▸ **INSTRUCTIONS FOR THE TASK**
In the data that follows, find the line with "For the array"; transcribe it, every later line up to the one with "The skyline heights", and that line as well, exactly and with no others.

+++ EXTRACTED DATA +++

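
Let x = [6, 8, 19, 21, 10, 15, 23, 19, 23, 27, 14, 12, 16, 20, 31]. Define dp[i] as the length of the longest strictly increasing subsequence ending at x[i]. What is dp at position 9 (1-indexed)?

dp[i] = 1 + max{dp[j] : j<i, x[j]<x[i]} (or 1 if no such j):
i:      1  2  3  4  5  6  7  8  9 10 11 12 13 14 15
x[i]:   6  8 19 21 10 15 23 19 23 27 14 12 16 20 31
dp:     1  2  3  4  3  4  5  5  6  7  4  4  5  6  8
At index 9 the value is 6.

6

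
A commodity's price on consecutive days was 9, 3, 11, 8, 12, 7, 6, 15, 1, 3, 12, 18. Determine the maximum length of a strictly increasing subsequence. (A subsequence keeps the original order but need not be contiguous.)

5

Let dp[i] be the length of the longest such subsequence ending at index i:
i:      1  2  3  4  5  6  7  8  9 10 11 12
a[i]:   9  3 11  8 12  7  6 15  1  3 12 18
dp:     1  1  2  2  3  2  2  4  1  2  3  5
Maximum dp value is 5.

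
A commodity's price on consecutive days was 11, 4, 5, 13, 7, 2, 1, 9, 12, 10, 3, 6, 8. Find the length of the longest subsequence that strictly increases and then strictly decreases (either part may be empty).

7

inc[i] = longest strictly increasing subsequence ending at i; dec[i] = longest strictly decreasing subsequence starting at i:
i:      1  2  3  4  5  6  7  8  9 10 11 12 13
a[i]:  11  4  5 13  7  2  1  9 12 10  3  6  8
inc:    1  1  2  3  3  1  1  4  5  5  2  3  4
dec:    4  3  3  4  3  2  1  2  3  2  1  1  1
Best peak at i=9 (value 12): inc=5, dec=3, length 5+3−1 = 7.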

+++
+++ EXTRACTED DATA +++

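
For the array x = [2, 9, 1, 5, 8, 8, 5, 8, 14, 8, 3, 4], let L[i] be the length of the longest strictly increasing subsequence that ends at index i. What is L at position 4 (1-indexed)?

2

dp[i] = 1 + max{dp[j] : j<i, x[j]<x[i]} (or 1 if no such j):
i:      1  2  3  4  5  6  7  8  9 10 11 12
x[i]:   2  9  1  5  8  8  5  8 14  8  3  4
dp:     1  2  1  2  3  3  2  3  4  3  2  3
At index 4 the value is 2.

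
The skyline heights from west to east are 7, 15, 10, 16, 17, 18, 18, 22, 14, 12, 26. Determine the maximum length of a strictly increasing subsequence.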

+++

▸ **RESULT OF THE TASK**
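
For the array x = [2, 9, 1, 5, 8, 8, 5, 8, 14, 8, 3, 4], let L[i] be the length of the longest strictly increasing subsequence that ends at index i. What is L at position 4 (1-indexed)?

2

dp[i] = 1 + max{dp[j] : j<i, x[j]<x[i]} (or 1 if no such j):
i:      1  2  3  4  5  6  7  8  9 10 11 12
x[i]:   2  9  1  5  8  8  5  8 14  8  3  4
dp:     1  2  1  2  3  3  2  3  4  3  2  3
At index 4 the value is 2.

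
The skyline heights from west to east are 7, 15, 10, 16, 17, 18, 18, 22, 14, 12, 26. Determine the maximum length of a strictly increasing subsequence.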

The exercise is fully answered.